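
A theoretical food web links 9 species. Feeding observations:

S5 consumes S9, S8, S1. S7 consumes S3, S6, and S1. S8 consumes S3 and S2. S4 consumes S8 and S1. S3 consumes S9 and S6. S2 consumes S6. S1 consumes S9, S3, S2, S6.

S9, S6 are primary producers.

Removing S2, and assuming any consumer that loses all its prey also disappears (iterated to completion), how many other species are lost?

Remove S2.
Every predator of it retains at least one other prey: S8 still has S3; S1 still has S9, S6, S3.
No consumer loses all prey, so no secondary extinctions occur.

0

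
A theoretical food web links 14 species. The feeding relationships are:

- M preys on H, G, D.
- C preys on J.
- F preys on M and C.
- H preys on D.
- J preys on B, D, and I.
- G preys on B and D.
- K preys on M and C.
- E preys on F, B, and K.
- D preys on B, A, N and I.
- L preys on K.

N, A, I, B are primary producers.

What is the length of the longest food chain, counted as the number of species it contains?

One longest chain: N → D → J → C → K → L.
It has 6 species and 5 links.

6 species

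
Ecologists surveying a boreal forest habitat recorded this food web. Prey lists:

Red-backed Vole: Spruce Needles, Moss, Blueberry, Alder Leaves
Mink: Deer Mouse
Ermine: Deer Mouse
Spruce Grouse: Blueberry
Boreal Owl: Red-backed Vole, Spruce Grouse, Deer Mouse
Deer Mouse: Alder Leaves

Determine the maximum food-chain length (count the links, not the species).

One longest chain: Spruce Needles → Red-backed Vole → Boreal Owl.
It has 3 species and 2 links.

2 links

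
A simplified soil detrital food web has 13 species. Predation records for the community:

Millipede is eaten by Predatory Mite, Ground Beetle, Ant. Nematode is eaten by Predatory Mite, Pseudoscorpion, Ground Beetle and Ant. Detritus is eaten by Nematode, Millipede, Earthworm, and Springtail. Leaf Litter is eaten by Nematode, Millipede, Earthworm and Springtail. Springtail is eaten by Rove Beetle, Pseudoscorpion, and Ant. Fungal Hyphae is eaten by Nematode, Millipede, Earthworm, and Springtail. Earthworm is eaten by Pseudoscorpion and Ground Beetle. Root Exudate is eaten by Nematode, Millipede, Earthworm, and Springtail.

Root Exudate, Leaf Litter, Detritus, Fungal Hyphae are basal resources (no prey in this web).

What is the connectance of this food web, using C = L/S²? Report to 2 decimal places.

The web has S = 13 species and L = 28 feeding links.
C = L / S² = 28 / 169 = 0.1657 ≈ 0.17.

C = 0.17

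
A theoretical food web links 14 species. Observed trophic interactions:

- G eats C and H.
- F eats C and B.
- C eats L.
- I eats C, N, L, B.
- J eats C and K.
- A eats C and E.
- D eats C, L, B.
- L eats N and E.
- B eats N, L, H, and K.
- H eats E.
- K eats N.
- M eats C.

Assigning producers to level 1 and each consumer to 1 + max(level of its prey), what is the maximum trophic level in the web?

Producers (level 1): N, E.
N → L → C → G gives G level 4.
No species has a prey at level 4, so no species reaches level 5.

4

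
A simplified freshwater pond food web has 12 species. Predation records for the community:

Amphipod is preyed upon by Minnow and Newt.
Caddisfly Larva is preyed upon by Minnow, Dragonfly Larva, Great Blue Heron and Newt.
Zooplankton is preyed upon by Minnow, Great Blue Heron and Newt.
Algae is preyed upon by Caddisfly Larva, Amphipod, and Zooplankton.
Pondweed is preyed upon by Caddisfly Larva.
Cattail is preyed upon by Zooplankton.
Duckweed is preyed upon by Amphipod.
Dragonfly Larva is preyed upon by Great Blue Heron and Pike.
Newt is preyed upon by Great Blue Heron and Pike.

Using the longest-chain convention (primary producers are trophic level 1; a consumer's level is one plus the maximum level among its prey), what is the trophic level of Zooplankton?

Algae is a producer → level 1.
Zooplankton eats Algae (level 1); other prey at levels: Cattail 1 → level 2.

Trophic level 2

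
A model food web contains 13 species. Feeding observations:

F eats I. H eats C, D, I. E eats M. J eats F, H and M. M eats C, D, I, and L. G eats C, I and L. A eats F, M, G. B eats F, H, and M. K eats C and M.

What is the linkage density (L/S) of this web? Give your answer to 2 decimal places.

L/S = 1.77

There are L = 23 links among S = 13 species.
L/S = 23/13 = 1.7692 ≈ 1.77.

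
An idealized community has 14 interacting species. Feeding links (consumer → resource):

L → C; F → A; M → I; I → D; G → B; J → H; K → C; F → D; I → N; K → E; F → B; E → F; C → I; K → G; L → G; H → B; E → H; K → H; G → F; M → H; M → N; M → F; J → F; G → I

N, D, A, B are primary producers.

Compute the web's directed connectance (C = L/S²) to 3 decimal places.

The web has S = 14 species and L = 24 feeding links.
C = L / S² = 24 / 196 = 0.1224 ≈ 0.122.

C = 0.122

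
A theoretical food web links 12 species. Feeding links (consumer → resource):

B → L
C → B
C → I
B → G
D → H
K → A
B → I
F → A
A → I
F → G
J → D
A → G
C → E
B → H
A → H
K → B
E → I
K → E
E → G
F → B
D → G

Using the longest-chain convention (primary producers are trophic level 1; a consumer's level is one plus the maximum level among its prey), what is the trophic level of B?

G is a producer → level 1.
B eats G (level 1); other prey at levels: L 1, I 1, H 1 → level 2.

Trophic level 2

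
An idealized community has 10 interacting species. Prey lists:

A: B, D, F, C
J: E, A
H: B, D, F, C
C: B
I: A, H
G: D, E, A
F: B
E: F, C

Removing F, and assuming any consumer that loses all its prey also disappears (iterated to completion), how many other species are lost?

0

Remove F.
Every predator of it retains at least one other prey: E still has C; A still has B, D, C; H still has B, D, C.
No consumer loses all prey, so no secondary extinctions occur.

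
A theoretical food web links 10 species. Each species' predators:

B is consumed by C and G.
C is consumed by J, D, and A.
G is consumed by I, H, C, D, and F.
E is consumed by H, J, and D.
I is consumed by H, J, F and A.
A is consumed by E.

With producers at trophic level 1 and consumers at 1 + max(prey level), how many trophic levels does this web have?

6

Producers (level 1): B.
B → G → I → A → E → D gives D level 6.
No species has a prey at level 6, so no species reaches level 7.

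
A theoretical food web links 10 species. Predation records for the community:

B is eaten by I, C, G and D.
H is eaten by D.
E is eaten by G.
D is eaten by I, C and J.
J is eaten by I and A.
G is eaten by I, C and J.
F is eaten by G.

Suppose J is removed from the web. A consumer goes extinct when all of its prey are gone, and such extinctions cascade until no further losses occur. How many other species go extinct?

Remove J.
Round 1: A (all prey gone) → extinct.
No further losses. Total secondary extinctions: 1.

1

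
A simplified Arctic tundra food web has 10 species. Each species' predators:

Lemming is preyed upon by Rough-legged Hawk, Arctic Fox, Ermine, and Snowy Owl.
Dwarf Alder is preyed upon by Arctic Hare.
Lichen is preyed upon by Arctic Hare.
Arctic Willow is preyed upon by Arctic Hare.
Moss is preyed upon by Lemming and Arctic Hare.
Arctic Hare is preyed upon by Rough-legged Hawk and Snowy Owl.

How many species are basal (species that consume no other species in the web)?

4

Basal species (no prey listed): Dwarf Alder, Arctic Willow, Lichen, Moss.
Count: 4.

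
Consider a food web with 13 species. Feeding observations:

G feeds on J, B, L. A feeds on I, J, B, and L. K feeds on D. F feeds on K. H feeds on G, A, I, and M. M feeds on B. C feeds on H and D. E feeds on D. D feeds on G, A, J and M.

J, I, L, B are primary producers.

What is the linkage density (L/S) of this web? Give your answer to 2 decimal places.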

□ □ □ □ □

* _TASK REQUIREMENTS_
All that is wanted is an exact copy of the lines above from the one with "Lemming is preyed" through the one with "Arctic Hare is", with both ends included.

* _ANSWER TO THIS PROBLEM_
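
Lemming is preyed upon by Rough-legged Hawk, Arctic Fox, Ermine, and Snowy Owl.
Dwarf Alder is preyed upon by Arctic Hare.
Lichen is preyed upon by Arctic Hare.
Arctic Willow is preyed upon by Arctic Hare.
Moss is preyed upon by Lemming and Arctic Hare.
Arctic Hare is preyed upon by Rough-legged Hawk and Snowy Owl.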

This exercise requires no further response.